■ Task to carry out ■
The entries below contain a stretch that opens with the line containing "1. The issuer" and closes with the line containing "2. The issuer"; set down that stretch exactly, both ends included, and nothing else.

___ Extracted information ___

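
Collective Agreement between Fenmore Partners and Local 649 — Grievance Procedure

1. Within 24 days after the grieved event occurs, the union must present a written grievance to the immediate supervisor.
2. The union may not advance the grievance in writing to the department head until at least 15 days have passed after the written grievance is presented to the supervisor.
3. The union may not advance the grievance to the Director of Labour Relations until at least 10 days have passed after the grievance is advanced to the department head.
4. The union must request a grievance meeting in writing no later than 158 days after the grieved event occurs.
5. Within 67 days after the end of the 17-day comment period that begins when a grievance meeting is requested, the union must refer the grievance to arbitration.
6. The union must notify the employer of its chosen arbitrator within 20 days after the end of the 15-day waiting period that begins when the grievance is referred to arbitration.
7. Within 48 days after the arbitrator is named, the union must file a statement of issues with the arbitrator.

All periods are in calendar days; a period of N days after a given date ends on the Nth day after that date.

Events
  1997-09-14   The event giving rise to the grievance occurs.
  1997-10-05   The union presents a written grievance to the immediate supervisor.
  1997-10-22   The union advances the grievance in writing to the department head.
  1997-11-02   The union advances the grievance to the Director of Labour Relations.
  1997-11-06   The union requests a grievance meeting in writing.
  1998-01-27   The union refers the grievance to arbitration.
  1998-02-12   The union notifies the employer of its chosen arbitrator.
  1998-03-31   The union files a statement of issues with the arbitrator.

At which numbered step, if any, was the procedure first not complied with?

None — every step was satisfied

(1) due by 1997-09-14 + 24 days = 1997-10-08; 1997-10-05 is within that limit.
(2) permitted from 1997-10-05 + 15 days = 1997-10-20 onward; done 1997-10-22 — permitted.
(3) permitted from 1997-10-22 + 10 days = 1997-11-01 onward; done 1997-11-02, after the minimum wait.
(4) due by 1997-09-14 + 158 days = 1998-02-19; done 1997-11-06 — timely.
(5) due by 1997-11-23 + 67 days = 1998-01-29; completed 1998-01-27, before the deadline.
(6) due by 1998-02-11 + 20 days = 1998-03-03; done 1998-02-12 — timely.
(7) due by 1998-02-12 + 48 days = 1998-04-01; 1998-03-31 is within that limit.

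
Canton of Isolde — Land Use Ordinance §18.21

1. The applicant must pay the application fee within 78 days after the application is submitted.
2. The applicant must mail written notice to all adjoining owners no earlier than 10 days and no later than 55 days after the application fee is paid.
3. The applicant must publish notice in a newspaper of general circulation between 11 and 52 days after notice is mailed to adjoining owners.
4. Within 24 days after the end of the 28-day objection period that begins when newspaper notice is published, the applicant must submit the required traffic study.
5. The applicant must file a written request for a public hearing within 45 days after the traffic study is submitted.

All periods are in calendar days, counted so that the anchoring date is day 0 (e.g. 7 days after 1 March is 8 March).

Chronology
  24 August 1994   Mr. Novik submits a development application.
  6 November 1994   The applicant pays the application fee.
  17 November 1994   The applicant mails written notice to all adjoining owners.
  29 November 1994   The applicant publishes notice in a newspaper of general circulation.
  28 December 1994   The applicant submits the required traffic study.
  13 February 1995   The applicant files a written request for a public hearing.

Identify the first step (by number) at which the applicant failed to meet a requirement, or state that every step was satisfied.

Step 5

(1) due by 24 August 1994 + 78 days = 10 November 1994; completed 6 November 1994, before the deadline.
(2) the permitted window runs from 6 November 1994 + 10 = 16 November 1994 to 6 November 1994 + 55 = 31 December 1994; done 17 November 1994 — within the window.
(3) the permitted window runs from 17 November 1994 + 11 = 28 November 1994 to 17 November 1994 + 52 = 8 January 1995; 29 November 1994 falls inside that range.
(4) due by 27 December 1994 + 24 days = 20 January 1995; completed 28 December 1994, before the deadline.
(5) due by 28 December 1994 + 45 days = 11 February 1995; 13 February 1995 misses that deadline by 2 days.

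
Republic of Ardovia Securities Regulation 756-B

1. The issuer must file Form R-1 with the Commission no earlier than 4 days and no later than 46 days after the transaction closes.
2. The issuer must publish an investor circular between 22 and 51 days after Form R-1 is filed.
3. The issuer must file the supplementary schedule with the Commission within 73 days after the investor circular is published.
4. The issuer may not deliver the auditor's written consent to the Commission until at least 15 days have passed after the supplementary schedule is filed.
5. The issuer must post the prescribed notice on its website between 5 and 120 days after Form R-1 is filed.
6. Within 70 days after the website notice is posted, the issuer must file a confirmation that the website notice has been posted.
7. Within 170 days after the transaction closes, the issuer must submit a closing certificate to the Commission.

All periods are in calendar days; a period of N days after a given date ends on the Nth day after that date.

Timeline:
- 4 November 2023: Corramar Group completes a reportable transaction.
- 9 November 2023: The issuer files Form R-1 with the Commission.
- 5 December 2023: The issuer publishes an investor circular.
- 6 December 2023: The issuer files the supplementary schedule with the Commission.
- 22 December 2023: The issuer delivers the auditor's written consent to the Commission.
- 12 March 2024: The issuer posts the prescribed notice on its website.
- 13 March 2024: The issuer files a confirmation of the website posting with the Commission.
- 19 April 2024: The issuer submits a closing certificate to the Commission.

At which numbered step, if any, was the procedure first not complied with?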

___

■ Exercise result ■
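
1. The issuer must file Form R-1 with the Commission no earlier than 4 days and no later than 46 days after the transaction closes.
2. The issuer must publish an investor circular between 22 and 51 days after Form R-1 is filed.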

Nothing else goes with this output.